◆ Exercise objective ◆
Restate word for word, and only, the lines that extend from the line containing "A guitar is in drop-C" through the end of the records below.

[Stored items]
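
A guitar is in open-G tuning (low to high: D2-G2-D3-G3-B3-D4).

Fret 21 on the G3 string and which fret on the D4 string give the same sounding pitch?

14

G3 at fret 21 is G3 + 21 semitones = E5.
The open D4 string is 7 semitones above the open G3, so the same pitch on the D4 string lies at fret 21 − 7 = 14.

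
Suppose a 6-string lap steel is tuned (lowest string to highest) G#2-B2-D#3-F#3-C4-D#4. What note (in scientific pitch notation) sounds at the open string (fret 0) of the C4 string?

Fret 0 is the open string itself, so the pitch is just C4.

C4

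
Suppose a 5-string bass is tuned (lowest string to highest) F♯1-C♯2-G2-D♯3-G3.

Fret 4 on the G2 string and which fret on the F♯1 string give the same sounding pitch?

17

G2 at fret 4 is G2 + 4 semitones = B2.
The open F♯1 string is 13 semitones below the open G2, so the same pitch on the F♯1 string lies at fret 4 + 13 = 17.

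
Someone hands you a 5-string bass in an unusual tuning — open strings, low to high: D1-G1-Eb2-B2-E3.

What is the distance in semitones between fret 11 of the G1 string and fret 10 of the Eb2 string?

7 semitones

G1 at fret 11 → Gb2 (MIDI 42); Eb2 at fret 10 → Db3 (MIDI 49).
42 − 49 = -7, so the two pitches are 7 semitones apart, with Db3 the higher.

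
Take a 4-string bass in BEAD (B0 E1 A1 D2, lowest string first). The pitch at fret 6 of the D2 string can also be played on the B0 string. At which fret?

21

D2 at fret 6 is D2 + 6 semitones = G♯2.
The open B0 string is 15 semitones below the open D2, so the same pitch on the B0 string lies at fret 6 + 15 = 21.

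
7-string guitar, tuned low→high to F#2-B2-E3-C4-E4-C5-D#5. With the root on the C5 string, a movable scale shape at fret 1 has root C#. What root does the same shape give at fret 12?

C

Moving from fret 1 to fret 12 shifts the root by 11 semitones.
C# up 11 semitones is C.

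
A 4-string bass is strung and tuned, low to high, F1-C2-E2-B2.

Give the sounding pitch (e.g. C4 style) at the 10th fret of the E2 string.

D3

The open E2 string plus 10 semitones: E–F–F#–G–…–C–C#–D.
The walk passes from B into C once, so the octave number goes from 2 to 3.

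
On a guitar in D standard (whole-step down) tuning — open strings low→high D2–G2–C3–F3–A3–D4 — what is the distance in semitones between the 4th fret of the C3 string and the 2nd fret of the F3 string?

C3 at fret 4 → E3 (MIDI 52); F3 at fret 2 → G3 (MIDI 55).
52 − 55 = -3, so the two pitches are 3 semitones apart, with G3 the higher.

3 semitones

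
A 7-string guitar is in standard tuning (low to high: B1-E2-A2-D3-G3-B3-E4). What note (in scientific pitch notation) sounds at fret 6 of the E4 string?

The open E4 string plus 6 semitones: E–F–F#–G–G#–A–A#.
No B→C boundary is crossed, so the octave stays at 4.
(Equivalently spelled B♭4.)

A♯4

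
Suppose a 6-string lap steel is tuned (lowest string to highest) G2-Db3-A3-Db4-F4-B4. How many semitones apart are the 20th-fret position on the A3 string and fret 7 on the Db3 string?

A3 at fret 20 → F5 (MIDI 77); Db3 at fret 7 → Ab3 (MIDI 56).
77 − 56 = 21, so the two pitches are 21 semitones apart, with F5 the higher.

21 semitones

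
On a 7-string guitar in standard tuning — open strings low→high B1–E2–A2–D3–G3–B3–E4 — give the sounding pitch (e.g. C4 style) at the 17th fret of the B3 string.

E5

The open B3 string plus 17 semitones: B–C–C#–D–…–D–D#–E.
The walk passes from B into C 2 times, so the octave number goes from 3 to 5.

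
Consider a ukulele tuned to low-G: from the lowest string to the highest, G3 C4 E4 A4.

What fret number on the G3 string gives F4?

10

F4 is 10 semitones above the open G3 (G–G#–A–A#–…–D#–E–F), so it sits at fret 10.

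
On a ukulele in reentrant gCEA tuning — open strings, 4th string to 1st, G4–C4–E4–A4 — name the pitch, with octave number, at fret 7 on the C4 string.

G4

C4 is MIDI 60. Adding 7 gives 67, which is G4.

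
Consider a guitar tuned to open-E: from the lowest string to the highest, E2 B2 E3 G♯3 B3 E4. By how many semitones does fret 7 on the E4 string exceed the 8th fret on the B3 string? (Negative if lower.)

E4 at fret 7 → B4 (MIDI 71); B3 at fret 8 → G4 (MIDI 67).
71 − 67 = 4, so the two pitches are 4 semitones apart.

4 semitones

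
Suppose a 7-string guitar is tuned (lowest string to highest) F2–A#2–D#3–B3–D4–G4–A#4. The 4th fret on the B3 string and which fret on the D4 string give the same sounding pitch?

1

B3 at fret 4 is B3 + 4 semitones = D#4.
The open D4 string is 3 semitones above the open B3, so the same pitch on the D4 string lies at fret 4 − 3 = 1.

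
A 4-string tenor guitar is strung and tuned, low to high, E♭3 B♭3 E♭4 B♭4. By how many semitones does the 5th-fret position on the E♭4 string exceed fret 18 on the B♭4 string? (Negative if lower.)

-20 semitones

E♭4 at fret 5 → A♭4 (MIDI 68); B♭4 at fret 18 → E6 (MIDI 88).
68 − 88 = -20, so the two pitches are 20 semitones apart.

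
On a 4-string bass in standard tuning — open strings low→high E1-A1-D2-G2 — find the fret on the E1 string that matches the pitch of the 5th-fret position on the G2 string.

Fret 5 on G2 is MIDI 43 + 5 = 48 (C3). On the E1 string (open MIDI 28), that pitch is 48 − 28 = fret 20.

20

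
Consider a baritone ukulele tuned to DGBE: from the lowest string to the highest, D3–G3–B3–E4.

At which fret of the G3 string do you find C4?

5

C4 is 5 semitones above the open G3 (G–G#–A–A#–B–C), so it sits at fret 5.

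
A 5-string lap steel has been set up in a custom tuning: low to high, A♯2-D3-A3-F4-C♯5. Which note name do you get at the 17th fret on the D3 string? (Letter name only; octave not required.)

The open D3 string plus 17 semitones: D–D#–E–F–…–F–F#–G.

G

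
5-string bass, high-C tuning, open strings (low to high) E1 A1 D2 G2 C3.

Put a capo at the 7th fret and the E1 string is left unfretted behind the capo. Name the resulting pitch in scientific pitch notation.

B1

The capo raises the open E1 by 7 semitones to B1; fretting 0 more gives E1 + 7 + 0 = E1 + 7 semitones = B1.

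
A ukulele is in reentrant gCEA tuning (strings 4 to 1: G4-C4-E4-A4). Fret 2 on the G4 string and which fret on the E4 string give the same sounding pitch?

5

Fret 2 on G4 is MIDI 67 + 2 = 69 (A4). On the E4 string (open MIDI 64), that pitch is 69 − 64 = fret 5.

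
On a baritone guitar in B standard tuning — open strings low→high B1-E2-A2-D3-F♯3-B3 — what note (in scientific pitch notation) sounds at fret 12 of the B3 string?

B4

B3 is MIDI 59. Adding 12 gives 71, which is B4.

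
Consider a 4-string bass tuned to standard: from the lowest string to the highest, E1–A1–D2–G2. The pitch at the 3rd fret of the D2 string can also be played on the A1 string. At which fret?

D2 at fret 3 is D2 + 3 semitones = F2.
The open A1 string is 5 semitones below the open D2, so the same pitch on the A1 string lies at fret 3 + 5 = 8.

8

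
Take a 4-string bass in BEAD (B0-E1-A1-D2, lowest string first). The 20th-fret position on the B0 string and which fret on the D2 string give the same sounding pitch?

5

Fret 20 on B0 is MIDI 23 + 20 = 43 (G2). On the D2 string (open MIDI 38), that pitch is 43 − 38 = fret 5.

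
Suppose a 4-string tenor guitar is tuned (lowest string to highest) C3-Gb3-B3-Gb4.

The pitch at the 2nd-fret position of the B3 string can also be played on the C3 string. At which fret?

Fret 2 on B3 is MIDI 59 + 2 = 61 (Db4). On the C3 string (open MIDI 48), that pitch is 61 − 48 = fret 13.

13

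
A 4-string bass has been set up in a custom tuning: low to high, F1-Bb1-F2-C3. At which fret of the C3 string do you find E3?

E3 is 4 semitones above the open C3 (C–Db–D–Eb–E), so it sits at fret 4.

4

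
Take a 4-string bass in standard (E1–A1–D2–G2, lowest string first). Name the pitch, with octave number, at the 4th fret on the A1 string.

C♯2

A1 is MIDI 33. Adding 4 gives 37, which is C♯2.
(Equivalently spelled D♭2.)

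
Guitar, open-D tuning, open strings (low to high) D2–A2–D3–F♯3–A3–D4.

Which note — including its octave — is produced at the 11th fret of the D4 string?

C♯5

Each fret is one semitone, so D4 + 11 = C♯5.
(Equivalently spelled D♭5.)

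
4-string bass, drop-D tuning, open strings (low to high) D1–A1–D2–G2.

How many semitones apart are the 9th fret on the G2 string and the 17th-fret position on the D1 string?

G2 at fret 9 → E3 (MIDI 52); D1 at fret 17 → G2 (MIDI 43).
52 − 43 = 9, so the two pitches are 9 semitones apart, with E3 the higher.

9 semitones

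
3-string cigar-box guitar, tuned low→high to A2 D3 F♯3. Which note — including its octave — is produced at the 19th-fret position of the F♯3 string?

F♯3 is MIDI 54. Adding 19 gives 73, which is C♯5.
(Equivalently spelled D♭5.)

C♯5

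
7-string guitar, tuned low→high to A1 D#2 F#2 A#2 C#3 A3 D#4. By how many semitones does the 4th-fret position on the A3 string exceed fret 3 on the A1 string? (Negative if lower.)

A3 at fret 4 → C#4 (MIDI 61); A1 at fret 3 → C2 (MIDI 36).
61 − 36 = 25, so the two pitches are 25 semitones apart.

25 semitones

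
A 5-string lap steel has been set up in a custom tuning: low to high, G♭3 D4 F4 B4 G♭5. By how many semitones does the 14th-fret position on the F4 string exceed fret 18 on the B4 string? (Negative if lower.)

F4 at fret 14 → G5 (MIDI 79); B4 at fret 18 → F6 (MIDI 89).
79 − 89 = -10, so the two pitches are 10 semitones apart.

-10 semitones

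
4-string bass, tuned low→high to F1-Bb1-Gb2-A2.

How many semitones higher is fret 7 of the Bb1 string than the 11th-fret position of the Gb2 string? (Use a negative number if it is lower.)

Bb1 at fret 7 → F2 (MIDI 41); Gb2 at fret 11 → F3 (MIDI 53).
41 − 53 = -12, so the two pitches are 12 semitones apart.

-12 semitones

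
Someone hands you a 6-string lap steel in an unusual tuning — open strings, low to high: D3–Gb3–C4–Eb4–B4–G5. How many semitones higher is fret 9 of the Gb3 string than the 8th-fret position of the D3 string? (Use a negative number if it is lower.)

5 semitones

Gb3 at fret 9 → Eb4 (MIDI 63); D3 at fret 8 → Bb3 (MIDI 58).
63 − 58 = 5, so the two pitches are 5 semitones apart.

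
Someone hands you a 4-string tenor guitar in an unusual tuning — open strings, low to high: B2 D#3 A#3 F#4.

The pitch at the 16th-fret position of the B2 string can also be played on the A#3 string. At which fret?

Fret 16 on B2 is MIDI 47 + 16 = 63 (D#4). On the A#3 string (open MIDI 58), that pitch is 63 − 58 = fret 5.

5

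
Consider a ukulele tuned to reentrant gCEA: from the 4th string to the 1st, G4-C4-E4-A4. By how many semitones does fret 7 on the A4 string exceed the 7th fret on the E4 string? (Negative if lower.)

A4 at fret 7 → E5 (MIDI 76); E4 at fret 7 → B4 (MIDI 71).
76 − 71 = 5, so the two pitches are 5 semitones apart.

5 semitones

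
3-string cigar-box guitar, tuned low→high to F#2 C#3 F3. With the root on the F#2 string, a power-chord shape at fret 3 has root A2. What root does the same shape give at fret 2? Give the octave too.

G#2

Moving from fret 3 to fret 2 shifts the root by -1 semitone.
A2 down 1 semitone is G#2.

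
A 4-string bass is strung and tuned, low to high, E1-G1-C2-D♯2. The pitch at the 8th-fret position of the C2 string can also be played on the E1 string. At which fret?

C2 at fret 8 is C2 + 8 semitones = G♯2.
The open E1 string is 8 semitones below the open C2, so the same pitch on the E1 string lies at fret 8 + 8 = 16.

16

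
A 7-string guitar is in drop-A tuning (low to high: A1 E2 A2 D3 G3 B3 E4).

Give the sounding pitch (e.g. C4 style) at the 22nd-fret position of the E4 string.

The open E4 string plus 22 semitones: E–F–F#–G–…–C–C#–D.
The walk passes from B into C 2 times, so the octave number goes from 4 to 6.

D6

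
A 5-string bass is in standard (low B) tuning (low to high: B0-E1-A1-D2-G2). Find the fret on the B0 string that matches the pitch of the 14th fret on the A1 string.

Fret 14 on A1 is MIDI 33 + 14 = 47 (B2). On the B0 string (open MIDI 23), that pitch is 47 − 23 = fret 24.

24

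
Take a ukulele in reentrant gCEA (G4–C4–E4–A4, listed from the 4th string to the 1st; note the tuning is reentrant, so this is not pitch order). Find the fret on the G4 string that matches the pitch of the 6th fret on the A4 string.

8

Fret 6 on A4 is MIDI 69 + 6 = 75 (D#5). On the G4 string (open MIDI 67), that pitch is 75 − 67 = fret 8.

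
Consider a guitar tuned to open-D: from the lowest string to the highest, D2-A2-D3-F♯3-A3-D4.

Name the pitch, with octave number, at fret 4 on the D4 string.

F♯4

D4 is MIDI 62. Adding 4 gives 66, which is F♯4.
(Equivalently spelled G♭4.)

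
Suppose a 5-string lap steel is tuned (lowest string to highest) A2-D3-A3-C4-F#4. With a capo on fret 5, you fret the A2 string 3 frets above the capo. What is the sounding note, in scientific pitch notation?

F3

The capo raises the open A2 by 5 semitones to D3; fretting 3 more gives A2 + 5 + 3 = A2 + 8 semitones = F3.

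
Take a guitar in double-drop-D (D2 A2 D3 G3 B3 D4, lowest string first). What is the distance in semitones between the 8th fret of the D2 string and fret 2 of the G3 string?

D2 at fret 8 → A♯2 (MIDI 46); G3 at fret 2 → A3 (MIDI 57).
46 − 57 = -11, so the two pitches are 11 semitones apart, with A3 the higher.

11 semitones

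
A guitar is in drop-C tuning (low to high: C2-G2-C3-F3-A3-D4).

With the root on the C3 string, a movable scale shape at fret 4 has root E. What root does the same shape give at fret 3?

Moving from fret 4 to fret 3 shifts the root by -1 semitone.
E down 1 semitone is D#.

D#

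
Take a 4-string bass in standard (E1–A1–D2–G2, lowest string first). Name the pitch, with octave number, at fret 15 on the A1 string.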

◆ Solution to this exercise ◆
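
A guitar is in drop-C tuning (low to high: C2-G2-C3-F3-A3-D4).

With the root on the C3 string, a movable scale shape at fret 4 has root E. What root does the same shape give at fret 3?

Moving from fret 4 to fret 3 shifts the root by -1 semitone.
E down 1 semitone is D#.

D#

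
Take a 4-string bass in standard (E1–A1–D2–G2, lowest string first). Name the pitch, with octave number, at fret 15 on the A1 string.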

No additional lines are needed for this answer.